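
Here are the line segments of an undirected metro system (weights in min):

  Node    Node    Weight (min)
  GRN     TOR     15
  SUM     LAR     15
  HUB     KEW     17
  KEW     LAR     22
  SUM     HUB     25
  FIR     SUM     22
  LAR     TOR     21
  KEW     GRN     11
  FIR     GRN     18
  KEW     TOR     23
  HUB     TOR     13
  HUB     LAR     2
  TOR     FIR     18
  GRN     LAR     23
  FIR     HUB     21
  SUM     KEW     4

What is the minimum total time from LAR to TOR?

15 min

Shortest distances from LAR:
LAR: 0
HUB: 2  (via LAR)
TOR: 15  (via HUB)
Shortest route: LAR → HUB → TOR = 15 min.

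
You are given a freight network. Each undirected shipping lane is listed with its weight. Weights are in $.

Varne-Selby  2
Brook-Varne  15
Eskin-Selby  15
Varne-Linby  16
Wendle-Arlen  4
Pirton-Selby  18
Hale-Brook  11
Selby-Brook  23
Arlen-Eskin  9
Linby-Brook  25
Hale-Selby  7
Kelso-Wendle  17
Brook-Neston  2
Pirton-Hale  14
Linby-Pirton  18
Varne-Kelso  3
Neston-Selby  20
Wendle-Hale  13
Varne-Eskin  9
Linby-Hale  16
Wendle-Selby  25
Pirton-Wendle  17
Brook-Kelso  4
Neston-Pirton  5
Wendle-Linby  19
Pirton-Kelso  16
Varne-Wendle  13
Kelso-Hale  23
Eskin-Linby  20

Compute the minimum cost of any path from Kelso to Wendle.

$16

Running Dijkstra from Kelso:
Kelso: 0
Varne: 3  (via Kelso)
Brook: 4  (via Kelso)
Selby: 5  (via Varne)
Neston: 6  (via Brook)
Pirton: 11  (via Neston)
Hale: 12  (via Selby)
Eskin: 12  (via Varne)
Wendle: 16  (via Varne)
Shortest route: Kelso–Varne–Wendle = $16.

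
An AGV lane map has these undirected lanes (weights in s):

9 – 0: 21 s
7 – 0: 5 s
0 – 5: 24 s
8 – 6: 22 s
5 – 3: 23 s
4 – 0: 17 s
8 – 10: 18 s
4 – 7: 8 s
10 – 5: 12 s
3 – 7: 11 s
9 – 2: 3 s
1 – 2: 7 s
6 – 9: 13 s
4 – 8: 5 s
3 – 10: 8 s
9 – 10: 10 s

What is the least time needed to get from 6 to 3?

Candidate routes:
6 → 9 → 10 → 3: 13+10+8 = 31
6 → 8 → 4 → 7 → 3: 22+5+8+11 = 46
6 → 8 → 10 → 3: 22+18+8 = 48
The minimum is 31 s via 6 → 9 → 10 → 3.

31 s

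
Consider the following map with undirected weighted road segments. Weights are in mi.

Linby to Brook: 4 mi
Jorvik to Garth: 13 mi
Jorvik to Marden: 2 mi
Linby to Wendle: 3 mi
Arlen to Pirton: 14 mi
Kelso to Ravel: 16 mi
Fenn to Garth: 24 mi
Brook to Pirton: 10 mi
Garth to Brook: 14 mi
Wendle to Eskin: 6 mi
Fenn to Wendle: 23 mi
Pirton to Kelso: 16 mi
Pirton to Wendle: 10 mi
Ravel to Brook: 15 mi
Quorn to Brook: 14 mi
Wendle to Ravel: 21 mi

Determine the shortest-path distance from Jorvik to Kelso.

53 mi

Enumerating some paths:
Jorvik–Garth–Brook–Pirton–Kelso: 13+14+10+16 = 53
Jorvik–Garth–Brook–Ravel–Kelso: 13+14+15+16 = 58
Jorvik–Garth–Brook–Linby–Wendle–Pirton–Kelso: 13+14+4+3+10+16 = 60
Cheapest is Jorvik–Garth–Brook–Pirton–Kelso at 53 mi.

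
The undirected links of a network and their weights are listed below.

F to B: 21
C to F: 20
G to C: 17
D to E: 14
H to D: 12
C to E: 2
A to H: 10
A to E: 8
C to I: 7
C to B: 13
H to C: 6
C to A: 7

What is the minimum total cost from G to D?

33

Enumerating some paths:
G–C–E–D: 17+2+14 = 33
G–C–H–D: 17+6+12 = 35
The minimum is 33 via G–C–E–D.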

▶ **REQUIRED ACTION**
Every line that contains "listed" should be copied out of the data.

▶ **SOLUTION TO THIS TASK**
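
You are given a freight network. Each undirected shipping lane is listed with its weight. Weights are in $.
The undirected links of a network and their weights are listed below.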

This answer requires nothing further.